### TASK ITEM
The full set of entries below must be returned exactly as shown.

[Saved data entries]
┄┄┄┄┄┄┄┄┄┄┄┄┄┄┄┄┄┄┄┄
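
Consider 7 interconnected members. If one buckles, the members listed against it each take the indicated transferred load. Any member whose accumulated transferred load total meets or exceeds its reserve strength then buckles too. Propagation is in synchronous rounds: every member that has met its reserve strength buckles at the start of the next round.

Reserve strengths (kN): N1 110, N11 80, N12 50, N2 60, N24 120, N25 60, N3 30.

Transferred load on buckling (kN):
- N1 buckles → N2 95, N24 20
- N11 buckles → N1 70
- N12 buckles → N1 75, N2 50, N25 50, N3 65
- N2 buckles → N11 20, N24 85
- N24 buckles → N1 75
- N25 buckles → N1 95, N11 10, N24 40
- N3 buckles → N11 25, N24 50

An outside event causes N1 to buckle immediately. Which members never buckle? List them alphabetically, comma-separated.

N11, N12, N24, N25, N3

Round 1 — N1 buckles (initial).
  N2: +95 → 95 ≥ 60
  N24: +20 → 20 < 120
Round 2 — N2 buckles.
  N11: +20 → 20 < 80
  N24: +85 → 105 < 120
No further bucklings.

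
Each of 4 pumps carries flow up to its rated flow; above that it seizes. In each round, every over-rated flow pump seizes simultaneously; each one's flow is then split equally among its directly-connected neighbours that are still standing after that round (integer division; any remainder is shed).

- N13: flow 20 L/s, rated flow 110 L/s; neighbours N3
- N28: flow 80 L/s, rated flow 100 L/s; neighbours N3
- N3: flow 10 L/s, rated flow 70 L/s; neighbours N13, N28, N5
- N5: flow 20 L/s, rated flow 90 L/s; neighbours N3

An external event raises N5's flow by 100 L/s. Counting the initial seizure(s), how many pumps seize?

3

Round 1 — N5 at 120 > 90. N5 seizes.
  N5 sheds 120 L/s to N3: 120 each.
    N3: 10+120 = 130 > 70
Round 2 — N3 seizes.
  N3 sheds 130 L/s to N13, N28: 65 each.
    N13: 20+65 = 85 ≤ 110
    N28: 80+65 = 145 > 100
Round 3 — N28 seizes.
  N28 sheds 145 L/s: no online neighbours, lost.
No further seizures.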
┄┄┄┄┄┄┄┄┄┄┄┄┄┄┄┄┄┄┄┄
### SOLUTION BELOW
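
Consider 7 interconnected members. If one buckles, the members listed against it each take the indicated transferred load. Any member whose accumulated transferred load total meets or exceeds its reserve strength then buckles too. Propagation is in synchronous rounds: every member that has met its reserve strength buckles at the start of the next round.

Reserve strengths (kN): N1 110, N11 80, N12 50, N2 60, N24 120, N25 60, N3 30.

Transferred load on buckling (kN):
- N1 buckles → N2 95, N24 20
- N11 buckles → N1 70
- N12 buckles → N1 75, N2 50, N25 50, N3 65
- N2 buckles → N11 20, N24 85
- N24 buckles → N1 75
- N25 buckles → N1 95, N11 10, N24 40
- N3 buckles → N11 25, N24 50

An outside event causes N1 to buckle immediately. Which members never buckle? List them alphabetically, comma-separated.

N11, N12, N24, N25, N3

Round 1 — N1 buckles (initial).
  N2: +95 → 95 ≥ 60
  N24: +20 → 20 < 120
Round 2 — N2 buckles.
  N11: +20 → 20 < 80
  N24: +85 → 105 < 120
No further bucklings.

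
Each of 4 pumps carries flow up to its rated flow; above that it seizes. In each round, every over-rated flow pump seizes simultaneously; each one's flow is then split equally among its directly-connected neighbours that are still standing after that round (integer division; any remainder is shed).

- N13: flow 20 L/s, rated flow 110 L/s; neighbours N3
- N28: flow 80 L/s, rated flow 100 L/s; neighbours N3
- N3: flow 10 L/s, rated flow 70 L/s; neighbours N13, N28, N5
- N5: flow 20 L/s, rated flow 90 L/s; neighbours N3

An external event raises N5's flow by 100 L/s. Counting the initial seizure(s), how many pumps seize?

3

Round 1 — N5 at 120 > 90. N5 seizes.
  N5 sheds 120 L/s to N3: 120 each.
    N3: 10+120 = 130 > 70
Round 2 — N3 seizes.
  N3 sheds 130 L/s to N13, N28: 65 each.
    N13: 20+65 = 85 ≤ 110
    N28: 80+65 = 145 > 100
Round 3 — N28 seizes.
  N28 sheds 145 L/s: no online neighbours, lost.
No further seizures.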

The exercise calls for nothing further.